● Task directions
When a line in the material contains the word "problem", copy it.

● Given entries

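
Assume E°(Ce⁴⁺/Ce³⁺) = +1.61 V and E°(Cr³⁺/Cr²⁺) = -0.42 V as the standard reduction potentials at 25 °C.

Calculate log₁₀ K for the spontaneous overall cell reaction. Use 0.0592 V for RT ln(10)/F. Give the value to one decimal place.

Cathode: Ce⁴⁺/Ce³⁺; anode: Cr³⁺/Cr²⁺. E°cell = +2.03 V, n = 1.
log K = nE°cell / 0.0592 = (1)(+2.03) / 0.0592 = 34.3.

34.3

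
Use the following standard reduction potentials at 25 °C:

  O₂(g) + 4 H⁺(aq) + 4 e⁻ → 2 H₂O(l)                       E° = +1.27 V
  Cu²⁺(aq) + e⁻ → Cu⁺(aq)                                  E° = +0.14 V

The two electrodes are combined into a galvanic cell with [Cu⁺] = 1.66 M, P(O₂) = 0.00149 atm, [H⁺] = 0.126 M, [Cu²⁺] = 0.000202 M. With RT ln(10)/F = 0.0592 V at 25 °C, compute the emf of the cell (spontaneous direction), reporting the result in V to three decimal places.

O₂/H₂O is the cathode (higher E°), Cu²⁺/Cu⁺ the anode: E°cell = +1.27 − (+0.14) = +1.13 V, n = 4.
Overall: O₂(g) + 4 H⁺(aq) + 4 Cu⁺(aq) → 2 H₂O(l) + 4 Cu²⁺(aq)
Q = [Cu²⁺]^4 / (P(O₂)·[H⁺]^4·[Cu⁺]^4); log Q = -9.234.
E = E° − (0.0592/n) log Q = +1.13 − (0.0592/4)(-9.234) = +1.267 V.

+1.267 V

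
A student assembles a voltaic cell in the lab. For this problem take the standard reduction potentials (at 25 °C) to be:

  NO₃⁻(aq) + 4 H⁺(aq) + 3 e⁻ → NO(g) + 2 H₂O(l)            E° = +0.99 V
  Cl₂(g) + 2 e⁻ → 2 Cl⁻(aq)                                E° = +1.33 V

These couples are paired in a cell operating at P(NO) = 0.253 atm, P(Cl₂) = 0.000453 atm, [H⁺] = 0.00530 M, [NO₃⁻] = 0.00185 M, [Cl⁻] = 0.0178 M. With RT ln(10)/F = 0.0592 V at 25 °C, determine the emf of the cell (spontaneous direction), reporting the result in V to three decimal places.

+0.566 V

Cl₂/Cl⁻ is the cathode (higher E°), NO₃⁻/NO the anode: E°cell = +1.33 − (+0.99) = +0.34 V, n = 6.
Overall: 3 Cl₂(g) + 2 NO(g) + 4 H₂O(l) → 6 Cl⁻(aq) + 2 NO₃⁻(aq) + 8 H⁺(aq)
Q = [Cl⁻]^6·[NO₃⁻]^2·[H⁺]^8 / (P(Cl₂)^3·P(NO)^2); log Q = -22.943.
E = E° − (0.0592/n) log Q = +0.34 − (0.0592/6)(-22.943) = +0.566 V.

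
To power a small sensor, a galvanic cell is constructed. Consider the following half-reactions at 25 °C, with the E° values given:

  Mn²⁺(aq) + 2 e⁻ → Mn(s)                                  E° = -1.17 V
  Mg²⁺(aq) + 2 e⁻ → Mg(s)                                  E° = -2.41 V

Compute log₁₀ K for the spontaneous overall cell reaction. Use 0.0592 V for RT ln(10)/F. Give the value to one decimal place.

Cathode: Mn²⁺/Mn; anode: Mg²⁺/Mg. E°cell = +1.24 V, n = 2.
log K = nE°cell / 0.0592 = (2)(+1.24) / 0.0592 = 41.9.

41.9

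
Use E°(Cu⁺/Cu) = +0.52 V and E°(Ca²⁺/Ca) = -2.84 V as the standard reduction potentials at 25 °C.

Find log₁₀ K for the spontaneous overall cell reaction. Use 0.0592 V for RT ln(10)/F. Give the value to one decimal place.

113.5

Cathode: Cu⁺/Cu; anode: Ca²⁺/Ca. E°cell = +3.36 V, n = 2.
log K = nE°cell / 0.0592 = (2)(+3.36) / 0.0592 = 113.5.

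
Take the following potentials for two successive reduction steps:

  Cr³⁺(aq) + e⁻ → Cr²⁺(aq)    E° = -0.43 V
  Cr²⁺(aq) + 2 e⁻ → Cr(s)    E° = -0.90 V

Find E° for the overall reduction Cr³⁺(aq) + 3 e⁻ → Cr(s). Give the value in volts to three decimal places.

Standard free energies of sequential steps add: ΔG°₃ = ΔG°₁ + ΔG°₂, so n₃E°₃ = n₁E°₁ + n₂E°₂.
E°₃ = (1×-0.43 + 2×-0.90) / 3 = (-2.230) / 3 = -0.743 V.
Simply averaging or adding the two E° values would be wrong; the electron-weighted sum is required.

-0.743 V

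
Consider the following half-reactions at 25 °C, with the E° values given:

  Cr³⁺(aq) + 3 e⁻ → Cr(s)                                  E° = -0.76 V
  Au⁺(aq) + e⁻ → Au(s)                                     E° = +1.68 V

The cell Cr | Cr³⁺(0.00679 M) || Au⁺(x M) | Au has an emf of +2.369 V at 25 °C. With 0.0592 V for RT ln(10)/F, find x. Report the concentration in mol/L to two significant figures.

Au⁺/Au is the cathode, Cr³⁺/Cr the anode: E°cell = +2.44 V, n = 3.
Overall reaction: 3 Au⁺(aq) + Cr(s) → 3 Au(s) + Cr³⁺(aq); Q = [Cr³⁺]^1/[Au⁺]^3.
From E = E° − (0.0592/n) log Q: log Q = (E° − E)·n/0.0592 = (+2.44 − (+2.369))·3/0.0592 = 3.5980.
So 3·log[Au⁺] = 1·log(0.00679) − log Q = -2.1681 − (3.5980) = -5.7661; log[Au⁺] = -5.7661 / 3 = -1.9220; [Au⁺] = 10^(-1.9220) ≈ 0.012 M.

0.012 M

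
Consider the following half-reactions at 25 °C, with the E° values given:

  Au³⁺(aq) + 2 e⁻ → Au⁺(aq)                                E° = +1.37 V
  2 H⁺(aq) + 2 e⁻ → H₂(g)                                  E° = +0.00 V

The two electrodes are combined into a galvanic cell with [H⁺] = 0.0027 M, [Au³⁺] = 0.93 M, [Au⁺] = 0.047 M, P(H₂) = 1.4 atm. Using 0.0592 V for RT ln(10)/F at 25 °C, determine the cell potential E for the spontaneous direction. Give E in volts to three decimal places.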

--

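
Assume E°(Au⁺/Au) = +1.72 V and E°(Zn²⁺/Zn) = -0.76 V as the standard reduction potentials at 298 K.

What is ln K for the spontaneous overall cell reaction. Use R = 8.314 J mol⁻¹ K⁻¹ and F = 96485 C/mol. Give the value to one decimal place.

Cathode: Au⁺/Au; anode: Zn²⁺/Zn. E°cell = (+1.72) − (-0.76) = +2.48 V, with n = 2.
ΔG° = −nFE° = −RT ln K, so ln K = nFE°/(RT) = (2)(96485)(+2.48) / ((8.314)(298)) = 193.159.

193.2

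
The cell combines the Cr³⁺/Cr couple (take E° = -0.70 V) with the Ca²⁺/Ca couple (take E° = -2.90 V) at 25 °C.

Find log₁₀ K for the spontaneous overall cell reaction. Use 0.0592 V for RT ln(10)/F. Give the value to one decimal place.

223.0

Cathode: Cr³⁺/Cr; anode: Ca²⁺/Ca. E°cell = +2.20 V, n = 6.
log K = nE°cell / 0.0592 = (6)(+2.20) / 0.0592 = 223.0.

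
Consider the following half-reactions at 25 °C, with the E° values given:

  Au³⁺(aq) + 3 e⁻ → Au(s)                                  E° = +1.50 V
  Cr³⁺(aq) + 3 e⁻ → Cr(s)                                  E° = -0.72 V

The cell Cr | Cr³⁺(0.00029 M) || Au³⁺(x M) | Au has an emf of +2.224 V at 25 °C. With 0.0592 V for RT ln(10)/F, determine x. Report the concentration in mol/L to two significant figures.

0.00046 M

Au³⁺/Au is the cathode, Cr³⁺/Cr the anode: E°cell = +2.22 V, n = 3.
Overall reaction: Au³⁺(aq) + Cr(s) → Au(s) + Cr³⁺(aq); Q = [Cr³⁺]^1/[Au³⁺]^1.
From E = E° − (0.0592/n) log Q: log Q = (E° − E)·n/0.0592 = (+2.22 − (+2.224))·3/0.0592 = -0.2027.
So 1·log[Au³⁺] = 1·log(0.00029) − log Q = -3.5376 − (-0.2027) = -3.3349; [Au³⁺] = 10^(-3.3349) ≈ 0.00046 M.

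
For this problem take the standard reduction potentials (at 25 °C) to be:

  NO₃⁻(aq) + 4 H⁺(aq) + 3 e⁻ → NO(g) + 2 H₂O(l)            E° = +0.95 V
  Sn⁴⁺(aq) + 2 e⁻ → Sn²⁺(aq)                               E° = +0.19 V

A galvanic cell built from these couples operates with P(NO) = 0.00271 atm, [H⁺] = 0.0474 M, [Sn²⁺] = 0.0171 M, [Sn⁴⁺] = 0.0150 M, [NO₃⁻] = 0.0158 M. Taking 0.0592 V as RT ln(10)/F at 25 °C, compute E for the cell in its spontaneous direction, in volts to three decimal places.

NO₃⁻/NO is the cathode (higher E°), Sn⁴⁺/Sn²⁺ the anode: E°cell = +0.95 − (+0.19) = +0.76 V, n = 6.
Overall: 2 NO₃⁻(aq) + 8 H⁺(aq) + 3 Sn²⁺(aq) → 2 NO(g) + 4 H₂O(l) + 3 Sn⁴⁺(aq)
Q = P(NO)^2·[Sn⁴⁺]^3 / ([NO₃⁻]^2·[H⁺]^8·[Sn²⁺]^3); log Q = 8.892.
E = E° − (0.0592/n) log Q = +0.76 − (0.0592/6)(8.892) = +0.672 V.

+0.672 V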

● Expected answer
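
A student assembles a voltaic cell in the lab. For this problem take the standard reduction potentials (at 25 °C) to be:
For this problem take the standard reduction potentials (at 25 °C) to be: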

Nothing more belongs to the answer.